Could you find each line of the data below that contains the word "bonuses" and copy those lines?

+++++

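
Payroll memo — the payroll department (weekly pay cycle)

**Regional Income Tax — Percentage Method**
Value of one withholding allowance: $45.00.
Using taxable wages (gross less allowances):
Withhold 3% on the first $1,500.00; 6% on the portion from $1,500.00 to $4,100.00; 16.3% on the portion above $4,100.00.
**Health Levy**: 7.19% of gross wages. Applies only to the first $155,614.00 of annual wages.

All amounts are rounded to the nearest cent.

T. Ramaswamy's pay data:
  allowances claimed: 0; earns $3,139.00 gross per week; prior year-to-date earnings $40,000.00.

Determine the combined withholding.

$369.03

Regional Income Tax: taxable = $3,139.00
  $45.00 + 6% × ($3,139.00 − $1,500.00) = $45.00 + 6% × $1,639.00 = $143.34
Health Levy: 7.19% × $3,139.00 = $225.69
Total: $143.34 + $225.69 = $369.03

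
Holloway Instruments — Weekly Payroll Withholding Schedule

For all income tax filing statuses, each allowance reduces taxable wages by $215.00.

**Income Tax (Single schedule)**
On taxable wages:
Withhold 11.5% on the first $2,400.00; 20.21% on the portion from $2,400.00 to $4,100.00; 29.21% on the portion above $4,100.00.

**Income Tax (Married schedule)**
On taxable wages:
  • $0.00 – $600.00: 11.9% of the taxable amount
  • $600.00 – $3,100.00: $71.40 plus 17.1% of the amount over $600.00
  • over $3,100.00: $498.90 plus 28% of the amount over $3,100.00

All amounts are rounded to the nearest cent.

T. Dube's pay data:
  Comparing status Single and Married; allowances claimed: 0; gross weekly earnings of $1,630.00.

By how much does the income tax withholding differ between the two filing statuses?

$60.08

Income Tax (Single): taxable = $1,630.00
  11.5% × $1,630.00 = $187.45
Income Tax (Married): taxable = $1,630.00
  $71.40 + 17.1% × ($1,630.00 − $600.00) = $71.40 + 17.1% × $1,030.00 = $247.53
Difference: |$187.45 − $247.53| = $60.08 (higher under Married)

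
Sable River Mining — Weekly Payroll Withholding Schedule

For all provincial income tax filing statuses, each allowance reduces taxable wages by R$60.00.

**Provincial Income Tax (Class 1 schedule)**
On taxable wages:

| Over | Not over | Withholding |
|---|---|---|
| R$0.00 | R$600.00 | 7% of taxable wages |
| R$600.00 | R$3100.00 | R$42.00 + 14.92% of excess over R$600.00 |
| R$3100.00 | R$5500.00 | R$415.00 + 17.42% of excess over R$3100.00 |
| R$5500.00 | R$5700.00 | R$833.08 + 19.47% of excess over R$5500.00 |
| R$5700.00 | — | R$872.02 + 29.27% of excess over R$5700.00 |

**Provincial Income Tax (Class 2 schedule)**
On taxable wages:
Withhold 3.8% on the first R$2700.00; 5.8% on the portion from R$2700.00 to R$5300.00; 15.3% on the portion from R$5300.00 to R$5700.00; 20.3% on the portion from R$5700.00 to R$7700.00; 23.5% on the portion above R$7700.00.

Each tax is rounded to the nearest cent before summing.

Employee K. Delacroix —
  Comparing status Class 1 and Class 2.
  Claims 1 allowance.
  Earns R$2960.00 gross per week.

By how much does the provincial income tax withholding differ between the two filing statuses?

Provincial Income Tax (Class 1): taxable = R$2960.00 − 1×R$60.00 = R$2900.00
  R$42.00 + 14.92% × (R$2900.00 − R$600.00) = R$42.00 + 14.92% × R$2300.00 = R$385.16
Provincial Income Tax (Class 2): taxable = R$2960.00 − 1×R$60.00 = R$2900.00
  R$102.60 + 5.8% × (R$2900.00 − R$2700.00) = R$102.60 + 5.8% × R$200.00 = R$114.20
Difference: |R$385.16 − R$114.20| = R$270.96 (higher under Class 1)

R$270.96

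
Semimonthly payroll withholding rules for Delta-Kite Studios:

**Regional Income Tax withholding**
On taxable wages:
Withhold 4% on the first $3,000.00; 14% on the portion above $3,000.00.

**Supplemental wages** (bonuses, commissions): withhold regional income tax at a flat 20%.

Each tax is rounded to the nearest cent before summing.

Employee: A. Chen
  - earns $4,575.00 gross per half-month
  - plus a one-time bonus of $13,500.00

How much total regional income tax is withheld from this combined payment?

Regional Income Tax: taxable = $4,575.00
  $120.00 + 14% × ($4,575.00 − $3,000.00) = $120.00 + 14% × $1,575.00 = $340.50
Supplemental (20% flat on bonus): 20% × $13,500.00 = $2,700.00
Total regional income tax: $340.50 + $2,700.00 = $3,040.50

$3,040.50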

+++++

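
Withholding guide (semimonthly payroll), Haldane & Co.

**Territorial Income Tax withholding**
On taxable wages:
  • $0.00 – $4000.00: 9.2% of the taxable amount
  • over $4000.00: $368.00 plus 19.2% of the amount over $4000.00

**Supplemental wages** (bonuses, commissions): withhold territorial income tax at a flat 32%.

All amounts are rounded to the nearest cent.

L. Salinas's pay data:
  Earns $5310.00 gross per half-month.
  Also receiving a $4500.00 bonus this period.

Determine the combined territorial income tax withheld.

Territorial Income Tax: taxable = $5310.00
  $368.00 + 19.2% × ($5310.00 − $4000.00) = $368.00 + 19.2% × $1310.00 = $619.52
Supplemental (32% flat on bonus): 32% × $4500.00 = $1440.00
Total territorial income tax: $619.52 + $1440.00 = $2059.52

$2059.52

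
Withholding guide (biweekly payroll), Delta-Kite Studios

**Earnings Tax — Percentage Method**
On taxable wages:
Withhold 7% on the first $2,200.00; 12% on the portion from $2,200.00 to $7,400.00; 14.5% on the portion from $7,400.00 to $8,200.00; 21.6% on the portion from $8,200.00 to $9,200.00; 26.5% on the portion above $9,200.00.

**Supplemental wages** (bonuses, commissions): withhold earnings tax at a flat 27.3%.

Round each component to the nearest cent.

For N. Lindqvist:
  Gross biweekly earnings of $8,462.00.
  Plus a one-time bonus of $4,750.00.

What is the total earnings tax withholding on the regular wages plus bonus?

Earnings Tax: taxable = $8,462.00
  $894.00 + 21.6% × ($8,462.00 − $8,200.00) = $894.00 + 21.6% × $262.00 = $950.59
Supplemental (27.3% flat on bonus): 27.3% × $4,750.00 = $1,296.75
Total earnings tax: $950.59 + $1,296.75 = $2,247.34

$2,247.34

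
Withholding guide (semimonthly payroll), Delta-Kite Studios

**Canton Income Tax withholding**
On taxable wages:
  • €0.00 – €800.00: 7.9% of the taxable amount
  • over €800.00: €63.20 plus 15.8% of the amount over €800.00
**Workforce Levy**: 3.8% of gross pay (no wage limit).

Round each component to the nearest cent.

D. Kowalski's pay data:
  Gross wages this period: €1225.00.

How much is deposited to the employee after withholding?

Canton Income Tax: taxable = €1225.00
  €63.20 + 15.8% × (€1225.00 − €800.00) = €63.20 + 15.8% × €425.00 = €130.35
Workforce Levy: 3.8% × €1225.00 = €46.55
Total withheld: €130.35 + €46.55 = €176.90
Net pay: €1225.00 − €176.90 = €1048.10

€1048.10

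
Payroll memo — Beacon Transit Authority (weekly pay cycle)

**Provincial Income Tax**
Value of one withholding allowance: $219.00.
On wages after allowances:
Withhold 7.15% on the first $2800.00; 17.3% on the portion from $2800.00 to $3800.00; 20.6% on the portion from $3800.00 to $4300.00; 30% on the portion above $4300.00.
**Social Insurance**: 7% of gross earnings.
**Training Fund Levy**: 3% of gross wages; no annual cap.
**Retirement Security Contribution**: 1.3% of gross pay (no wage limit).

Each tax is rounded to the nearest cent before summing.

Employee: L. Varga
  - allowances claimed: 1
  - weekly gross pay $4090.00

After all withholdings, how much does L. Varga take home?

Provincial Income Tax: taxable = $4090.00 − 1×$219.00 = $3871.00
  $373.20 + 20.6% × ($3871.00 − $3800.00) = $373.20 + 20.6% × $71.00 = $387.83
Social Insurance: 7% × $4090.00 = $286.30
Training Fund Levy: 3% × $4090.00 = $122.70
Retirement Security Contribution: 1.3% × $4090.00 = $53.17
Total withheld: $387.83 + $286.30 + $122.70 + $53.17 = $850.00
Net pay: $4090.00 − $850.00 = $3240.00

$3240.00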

+++++

# Written solution
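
**Supplemental wages** (bonuses, commissions): withhold regional income tax at a flat 20%.
**Supplemental wages** (bonuses, commissions): withhold territorial income tax at a flat 32%.
**Supplemental wages** (bonuses, commissions): withhold earnings tax at a flat 27.3%.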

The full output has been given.